EXERCISE MATERIALS Start Marker

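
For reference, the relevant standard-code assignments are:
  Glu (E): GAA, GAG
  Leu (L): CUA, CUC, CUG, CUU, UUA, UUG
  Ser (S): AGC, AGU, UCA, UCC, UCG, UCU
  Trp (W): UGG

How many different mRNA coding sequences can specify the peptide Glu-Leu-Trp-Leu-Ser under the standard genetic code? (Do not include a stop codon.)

432

Glu: 2 codons.
Leu: 6 codons.
Trp: 1 codon.
Leu: 6 codons.
Ser: 6 codons.
2 × 6 × 1 × 6 × 6 = 432.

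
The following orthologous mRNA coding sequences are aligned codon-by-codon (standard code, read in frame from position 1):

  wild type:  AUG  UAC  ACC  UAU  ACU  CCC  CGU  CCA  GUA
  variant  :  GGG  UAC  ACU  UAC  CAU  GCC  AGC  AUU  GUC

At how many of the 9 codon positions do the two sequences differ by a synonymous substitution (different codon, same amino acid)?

3

Codon 1: AUG Met / GGG Gly — nonsynonymous.
Codon 2: UAC Tyr / UAC Tyr — identical.
Codon 3: ACC Thr / ACU Thr — synonymous.
Codon 4: UAU Tyr / UAC Tyr — synonymous.
Codon 5: ACU Thr / CAU His — nonsynonymous.
Codon 6: CCC Pro / GCC Ala — nonsynonymous.
Codon 7: CGU Arg / AGC Ser — nonsynonymous.
Codon 8: CCA Pro / AUU Ile — nonsynonymous.
Codon 9: GUA Val / GUC Val — synonymous.
Synonymous differences: 3.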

EXERCISE MATERIALS End Marker

Reproduce each entry above exactly, keeping every word.

§ **TASK RESULT**:
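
For reference, the relevant standard-code assignments are:
  Glu (E): GAA, GAG
  Leu (L): CUA, CUC, CUG, CUU, UUA, UUG
  Ser (S): AGC, AGU, UCA, UCC, UCG, UCU
  Trp (W): UGG

How many different mRNA coding sequences can specify the peptide Glu-Leu-Trp-Leu-Ser under the standard genetic code? (Do not include a stop codon.)

432

Glu: 2 codons.
Leu: 6 codons.
Trp: 1 codon.
Leu: 6 codons.
Ser: 6 codons.
2 × 6 × 1 × 6 × 6 = 432.

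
The following orthologous mRNA coding sequences are aligned codon-by-codon (standard code, read in frame from position 1):

  wild type:  AUG  UAC  ACC  UAU  ACU  CCC  CGU  CCA  GUA
  variant  :  GGG  UAC  ACU  UAC  CAU  GCC  AGC  AUU  GUC

At how many of the 9 codon positions do the two sequences differ by a synonymous substitution (different codon, same amino acid)?

3

Codon 1: AUG Met / GGG Gly — nonsynonymous.
Codon 2: UAC Tyr / UAC Tyr — identical.
Codon 3: ACC Thr / ACU Thr — synonymous.
Codon 4: UAU Tyr / UAC Tyr — synonymous.
Codon 5: ACU Thr / CAU His — nonsynonymous.
Codon 6: CCC Pro / GCC Ala — nonsynonymous.
Codon 7: CGU Arg / AGC Ser — nonsynonymous.
Codon 8: CCA Pro / AUU Ile — nonsynonymous.
Codon 9: GUA Val / GUC Val — synonymous.
Synonymous differences: 3.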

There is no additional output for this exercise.